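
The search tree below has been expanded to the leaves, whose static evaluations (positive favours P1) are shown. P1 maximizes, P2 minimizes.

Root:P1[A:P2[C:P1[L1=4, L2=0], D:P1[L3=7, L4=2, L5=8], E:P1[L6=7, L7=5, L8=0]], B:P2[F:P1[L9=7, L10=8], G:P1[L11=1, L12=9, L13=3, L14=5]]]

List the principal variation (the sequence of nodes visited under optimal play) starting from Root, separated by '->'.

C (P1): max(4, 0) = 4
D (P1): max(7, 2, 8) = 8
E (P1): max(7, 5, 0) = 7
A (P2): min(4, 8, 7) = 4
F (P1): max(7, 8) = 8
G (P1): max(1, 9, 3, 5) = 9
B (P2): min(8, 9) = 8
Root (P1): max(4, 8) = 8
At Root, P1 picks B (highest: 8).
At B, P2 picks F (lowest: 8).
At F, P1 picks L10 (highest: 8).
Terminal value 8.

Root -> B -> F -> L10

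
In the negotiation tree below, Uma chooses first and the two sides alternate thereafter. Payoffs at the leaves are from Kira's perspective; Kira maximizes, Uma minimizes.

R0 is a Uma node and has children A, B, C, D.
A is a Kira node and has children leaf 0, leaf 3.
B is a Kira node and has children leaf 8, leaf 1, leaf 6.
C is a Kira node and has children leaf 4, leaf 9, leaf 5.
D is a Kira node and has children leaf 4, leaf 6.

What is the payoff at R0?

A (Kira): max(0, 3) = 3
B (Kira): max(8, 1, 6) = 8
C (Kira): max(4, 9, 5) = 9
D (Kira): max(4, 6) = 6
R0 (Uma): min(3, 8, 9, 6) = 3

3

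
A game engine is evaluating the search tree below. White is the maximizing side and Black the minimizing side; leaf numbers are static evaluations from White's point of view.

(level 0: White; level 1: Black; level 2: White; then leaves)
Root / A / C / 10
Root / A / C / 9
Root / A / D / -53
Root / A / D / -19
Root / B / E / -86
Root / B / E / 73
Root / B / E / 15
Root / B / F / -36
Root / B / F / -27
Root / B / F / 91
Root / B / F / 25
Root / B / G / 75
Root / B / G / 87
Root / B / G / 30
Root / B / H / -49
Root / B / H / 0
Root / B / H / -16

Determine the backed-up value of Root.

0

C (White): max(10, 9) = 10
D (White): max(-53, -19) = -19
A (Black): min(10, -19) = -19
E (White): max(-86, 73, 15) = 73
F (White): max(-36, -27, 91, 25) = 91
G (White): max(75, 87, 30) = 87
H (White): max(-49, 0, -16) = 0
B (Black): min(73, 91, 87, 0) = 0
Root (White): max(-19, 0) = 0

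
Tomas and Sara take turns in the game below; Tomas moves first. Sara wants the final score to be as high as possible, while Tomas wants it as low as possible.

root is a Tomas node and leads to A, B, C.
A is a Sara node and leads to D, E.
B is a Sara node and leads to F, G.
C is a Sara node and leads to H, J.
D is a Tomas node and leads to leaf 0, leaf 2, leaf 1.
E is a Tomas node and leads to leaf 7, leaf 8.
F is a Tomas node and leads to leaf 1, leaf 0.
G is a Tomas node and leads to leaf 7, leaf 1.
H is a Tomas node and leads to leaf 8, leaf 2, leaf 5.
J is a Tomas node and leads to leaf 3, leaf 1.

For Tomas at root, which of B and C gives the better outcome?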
* * *
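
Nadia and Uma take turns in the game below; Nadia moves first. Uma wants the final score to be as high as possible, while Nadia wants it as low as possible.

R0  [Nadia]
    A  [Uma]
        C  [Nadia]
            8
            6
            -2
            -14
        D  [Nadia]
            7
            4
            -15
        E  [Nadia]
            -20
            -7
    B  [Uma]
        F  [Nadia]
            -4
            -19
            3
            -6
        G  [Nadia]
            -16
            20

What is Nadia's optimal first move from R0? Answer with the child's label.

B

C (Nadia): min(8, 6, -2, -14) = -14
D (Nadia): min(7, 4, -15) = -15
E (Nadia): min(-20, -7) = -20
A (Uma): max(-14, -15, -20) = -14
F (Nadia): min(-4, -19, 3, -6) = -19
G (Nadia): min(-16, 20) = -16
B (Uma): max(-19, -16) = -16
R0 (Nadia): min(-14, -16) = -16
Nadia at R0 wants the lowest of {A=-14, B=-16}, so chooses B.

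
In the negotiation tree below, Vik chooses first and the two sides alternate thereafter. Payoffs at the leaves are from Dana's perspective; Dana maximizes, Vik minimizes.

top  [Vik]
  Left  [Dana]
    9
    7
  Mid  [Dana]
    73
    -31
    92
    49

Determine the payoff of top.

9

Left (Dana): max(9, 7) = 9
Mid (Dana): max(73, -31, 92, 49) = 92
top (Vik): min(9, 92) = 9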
* * *
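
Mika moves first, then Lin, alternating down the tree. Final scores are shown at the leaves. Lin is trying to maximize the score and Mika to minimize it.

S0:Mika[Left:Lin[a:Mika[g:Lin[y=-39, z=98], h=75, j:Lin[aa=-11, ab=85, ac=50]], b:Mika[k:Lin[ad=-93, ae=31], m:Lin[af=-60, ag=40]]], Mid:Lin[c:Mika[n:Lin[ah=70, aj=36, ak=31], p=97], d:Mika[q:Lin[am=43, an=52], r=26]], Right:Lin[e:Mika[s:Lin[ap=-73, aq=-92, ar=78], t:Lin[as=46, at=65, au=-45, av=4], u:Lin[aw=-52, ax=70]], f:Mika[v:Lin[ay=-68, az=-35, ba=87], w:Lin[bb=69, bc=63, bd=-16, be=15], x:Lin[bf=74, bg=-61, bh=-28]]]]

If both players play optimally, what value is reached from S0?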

> [Problem requirements]: Using the records above, set down exactly the lines from the one with "Root / B / G / 87" through the one with "For Tomas at", inclusive, and nothing more.

> [Finished task]:
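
Root / B / G / 87
Root / B / G / 30
Root / B / H / -49
Root / B / H / 0
Root / B / H / -16

Determine the backed-up value of Root.

0

C (White): max(10, 9) = 10
D (White): max(-53, -19) = -19
A (Black): min(10, -19) = -19
E (White): max(-86, 73, 15) = 73
F (White): max(-36, -27, 91, 25) = 91
G (White): max(75, 87, 30) = 87
H (White): max(-49, 0, -16) = 0
B (Black): min(73, 91, 87, 0) = 0
Root (White): max(-19, 0) = 0

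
Tomas and Sara take turns in the game below; Tomas moves first. Sara wants the final score to be as high as possible, while Tomas wants it as low as possible.

root is a Tomas node and leads to A, B, C.
A is a Sara node and leads to D, E.
B is a Sara node and leads to F, G.
C is a Sara node and leads to H, J.
D is a Tomas node and leads to leaf 0, leaf 2, leaf 1.
E is a Tomas node and leads to leaf 7, leaf 8.
F is a Tomas node and leads to leaf 1, leaf 0.
G is a Tomas node and leads to leaf 7, leaf 1.
H is a Tomas node and leads to leaf 8, leaf 2, leaf 5.
J is a Tomas node and leads to leaf 3, leaf 1.

For Tomas at root, which of B and C gives the better outcome?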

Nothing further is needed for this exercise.